DATASET RECORDS
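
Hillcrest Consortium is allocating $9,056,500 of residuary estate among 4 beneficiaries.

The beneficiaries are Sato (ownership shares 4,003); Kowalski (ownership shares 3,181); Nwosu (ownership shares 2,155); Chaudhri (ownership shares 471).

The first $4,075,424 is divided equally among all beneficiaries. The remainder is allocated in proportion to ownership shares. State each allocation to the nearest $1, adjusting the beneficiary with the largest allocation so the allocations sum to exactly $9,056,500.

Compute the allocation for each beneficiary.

First tranche $4,075,424 split equally: $1,018,856 each.
Remainder $4,981,076 by ownership shares (total 9,810): Sato 2,032,543.04 → $2,032,543; Kowalski 1,615,168.48 → $1,615,168; Nwosu 1,094,211.90 → $1,094,212; Chaudhri 239,152.58 → $239,153.
Totals: Sato $1,018,856 + $2,032,543 = $3,051,399; Kowalski $1,018,856 + $1,615,168 = $2,634,024; Nwosu $1,018,856 + $1,094,212 = $2,113,068; Chaudhri $1,018,856 + $239,153 = $1,258,009.

Sato: $3,051,399 | Kowalski: $2,634,024 | Nwosu: $2,113,068 | Chaudhri: $1,258,009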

DIRECTIONS
Where a line contains the word "among", copy that line from the listing above.

ANSWER
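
Hillcrest Consortium is allocating $9,056,500 of residuary estate among 4 beneficiaries.
The first $4,075,424 is divided equally among all beneficiaries. The remainder is allocated in proportion to ownership shares. State each allocation to the nearest $1, adjusting the beneficiary with the largest allocation so the allocations sum to exactly $9,056,500.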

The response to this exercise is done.